(Work request) Would you copy all lines in the data that contain the word "digits"?

━━ Provided information

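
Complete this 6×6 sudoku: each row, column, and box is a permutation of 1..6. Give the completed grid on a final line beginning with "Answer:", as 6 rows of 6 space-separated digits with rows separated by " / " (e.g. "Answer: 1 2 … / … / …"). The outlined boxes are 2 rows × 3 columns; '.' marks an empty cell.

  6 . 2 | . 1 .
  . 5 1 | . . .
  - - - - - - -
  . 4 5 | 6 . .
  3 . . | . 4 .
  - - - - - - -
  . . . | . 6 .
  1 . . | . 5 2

Step 1. [r1c2∈{3}] nothing but 3 survives at r1c2. So r1c2=3.
Step 2. [r3c6∈{1,3}] 1 has one home in row 3: r3c6. So r3c6=1.
Step 3. [r3c1∈{2}] r3c1 is down to just 2. So r3c1=2.
Step 4. [r2c1∈{4}] r2c1 is down to just 4. So r2c1=4.
Step 5. [r4c4∈{2,5}] 2 has one home in row 4: r4c4. So r4c4=2.
Step 6. [r2c4∈{3}] r2c4 is down to just 3 ⇒ r2c4=3.
Step 7. [r6c4∈{4}] r6c4 is down to just 4. So r6c4=4.
Step 8. [r6c3∈{3,6}] in row 6, 3 fits only at r6c3. So r6c3=3.
Step 9. [r6c2∈{6}] nothing but 6 survives at r6c2 ⇒ r6c2=6.
Step 10. [r1c4∈{5}] r1c4 has the single candidate 5, so r1c4=5.
Step 11. [r4c3∈{6}] r4c3 has the single candidate 6 ⇒ r4c3=6.
Step 12. [r3c5∈{3}] nothing but 3 survives at r3c5, so r3c5=3.
Step 13. [r5c6∈{3}] r5c6 is down to just 3 ⇒ r5c6=3.
Step 14. [r5c3∈{4}] r5c3 has the single candidate 4, so r5c3=4.
Step 15. [r5c2∈{2}] r5c2 is down to just 2 ⇒ r5c2=2.
Step 16. [r5c1∈{5}] nothing but 5 survives at r5c1 ⇒ r5c1=5.
Step 17. [r2c5∈{2}] only 2 remains possible at r2c5. So r2c5=2.
Step 18. [r4c2∈{1}] r4c2 is down to just 1, so r4c2=1.
Step 19. [r1c6∈{4}] nothing but 4 survives at r1c6. So r1c6=4.
Step 20. [r2c6∈{6}] nothing but 6 survives at r2c6. So r2c6=6.
Step 21. [r4c6∈{5}] r4c6 is down to just 5, so r4c6=5.
Step 22. [r5c4∈{1}] r5c4 is down to just 1. So r5c4=1.

Answer: 6 3 2 5 1 4 / 4 5 1 3 2 6 / 2 4 5 6 3 1 / 3 1 6 2 4 5 / 5 2 4 1 6 3 / 1 6 3 4 5 2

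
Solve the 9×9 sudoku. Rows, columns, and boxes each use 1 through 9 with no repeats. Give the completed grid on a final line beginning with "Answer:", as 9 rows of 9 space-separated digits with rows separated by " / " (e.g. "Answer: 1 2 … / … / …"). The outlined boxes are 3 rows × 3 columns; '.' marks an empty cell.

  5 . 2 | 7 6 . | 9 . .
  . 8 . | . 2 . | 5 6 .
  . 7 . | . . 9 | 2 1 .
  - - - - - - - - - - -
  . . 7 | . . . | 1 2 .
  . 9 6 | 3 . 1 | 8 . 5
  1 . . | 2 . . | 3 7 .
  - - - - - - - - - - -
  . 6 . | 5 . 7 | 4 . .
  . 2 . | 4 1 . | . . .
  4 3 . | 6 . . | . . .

Step 1. [r3c5∈{3,4,5,8}] r3c5 is the only open cell in row 3 admitting 5. So r3c5=5.
Step 2. [r7c9∈{1,2,3,8,9}] across row 7, 2 lands solely at r7c9, so r7c9=2.
Step 3. [r7c3∈{1,8,9}] in row 7, 1 fits only at r7c3 ⇒ r7c3=1.
Step 4. [r7c5∈{3,8,9}] across col 5, 3 lands solely at r7c5 ⇒ r7c5=3.
Step 5. [r8c6∈{8}] r8c6's peers cover all but 8 ⇒ r8c6=8.
Step 6. [r9c5∈{9}] nothing but 9 survives at r9c5 ⇒ r9c5=9.
Step 7. [r6c9∈{4,6,9}] row 6 places 9 nowhere but r6c9, so r6c9=9.
Step 8. [r2c9∈{3,4,7}] r2c9 is the only open cell in row 2 admitting 7. So r2c9=7.
Step 9. [r4c9∈{4,6}] box 6 places 6 nowhere but r4c9. So r4c9=6.
Step 10. [r8c9∈{3}] nothing but 3 survives at r8c9. So r8c9=3.
Step 11. [r1c8∈{3,4,8}] across col 8, 3 lands solely at r1c8 ⇒ r1c8=3.
Step 12. [r1c6∈{4}] nothing but 4 survives at r1c6, so r1c6=4.
Step 13. [r2c3∈{3,4,9}] in row 2, 4 fits only at r2c3 ⇒ r2c3=4.
Step 14. [r8c3∈{5,9}] col 3 places 9 nowhere but r8c3 ⇒ r8c3=9.
Step 15. [r4c1∈{3,8}] in row 4, 3 fits only at r4c1 ⇒ r4c1=3.
Step 16. [r6c3∈{5,8}] box 4 places 8 nowhere but r6c3, so r6c3=8.
Step 17. [r6c5∈{4}] r6c5 is down to just 4, so r6c5=4.
Step 18. [r6c2∈{5}] r6c2 has the single candidate 5, so r6c2=5.
Step 19. [r3c4∈{8}] r3c4 is down to just 8, so r3c4=8.
Step 20. [r7c8∈{8,9}] 8 in row 9 is pinned to box 9. So r7c8≠8.
Step 21. [r9c8∈{5,8}] col 8 places 8 nowhere but r9c8, so r9c8=8.
Step 22. [r8c1∈{7}] r8c1 has the single candidate 7. So r8c1=7.
Step 23. [r5c1∈{2}] nothing but 2 survives at r5c1. So r5c1=2.
Step 24. [r7c8∈{9}] r7c8 is down to just 9, so r7c8=9.
Step 25. [r1c9∈{8}] nothing but 8 survives at r1c9. So r1c9=8.
Step 26. [r2c4∈{1}] nothing but 1 survives at r2c4, so r2c4=1.
Step 27. [r3c3∈{3}] only 3 remains possible at r3c3 ⇒ r3c3=3.
Step 28. [r4c2∈{4}] only 4 remains possible at r4c2 ⇒ r4c2=4.
Step 29. [r8c7∈{6}] r8c7's peers cover all but 6, so r8c7=6.
Step 30. [r4c4∈{9}] nothing but 9 survives at r4c4 ⇒ r4c4=9.
Step 31. [r2c6∈{3}] nothing but 3 survives at r2c6. So r2c6=3.
Step 32. [r5c5∈{7}] nothing but 7 survives at r5c5, so r5c5=7.
Step 33. [r9c9∈{1}] r9c9 is down to just 1, so r9c9=1.
Step 34. [r9c6∈{2}] r9c6's peers cover all but 2 ⇒ r9c6=2.
Step 35. [r3c1∈{6}] nothing but 6 survives at r3c1 ⇒ r3c1=6.
Step 36. [r7c1∈{8}] only 8 remains possible at r7c1 ⇒ r7c1=8.
Step 37. [r8c8∈{5}] r8c8 is down to just 5 ⇒ r8c8=5.
Step 38. [r4c6∈{5}] only 5 remains possible at r4c6, so r4c6=5.
Step 39. [r9c3∈{5}] r9c3's peers cover all but 5 ⇒ r9c3=5.
Step 40. [r4c5∈{8}] r4c5's peers cover all but 8 ⇒ r4c5=8.
Step 41. [r1c2∈{1}] only 1 remains possible at r1c2, so r1c2=1.
Step 42. [r2c1∈{9}] r2c1 has the single candidate 9. So r2c1=9.
Step 43. [r5c8∈{4}] nothing but 4 survives at r5c8, so r5c8=4.
Step 44. [r3c9∈{4}] only 4 remains possible at r3c9. So r3c9=4.
Step 45. [r9c7∈{7}] r9c7 has the single candidate 7, so r9c7=7.
Step 46. [r6c6∈{6}] r6c6 has the single candidate 6, so r6c6=6.

Answer: 5 1 2 7 6 4 9 3 8 / 9 8 4 1 2 3 5 6 7 / 6 7 3 8 5 9 2 1 4 / 3 4 7 9 8 5 1 2 6 / 2 9 6 3 7 1 8 4 5 / 1 5 8 2 4 6 3 7 9 / 8 6 1 5 3 7 4 9 2 / 7 2 9 4 1 8 6 5 3 / 4 3 5 6 9 2 7 8 1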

━━━━

(Written solution)
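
Complete this 6×6 sudoku: each row, column, and box is a permutation of 1..6. Give the completed grid on a final line beginning with "Answer:", as 6 rows of 6 space-separated digits with rows separated by " / " (e.g. "Answer: 1 2 … / … / …"). The outlined boxes are 2 rows × 3 columns; '.' marks an empty cell.
Solve the 9×9 sudoku. Rows, columns, and boxes each use 1 through 9 with no repeats. Give the completed grid on a final line beginning with "Answer:", as 9 rows of 9 space-separated digits with rows separated by " / " (e.g. "Answer: 1 2 … / … / …"). The outlined boxes are 3 rows × 3 columns; '.' marks an empty cell.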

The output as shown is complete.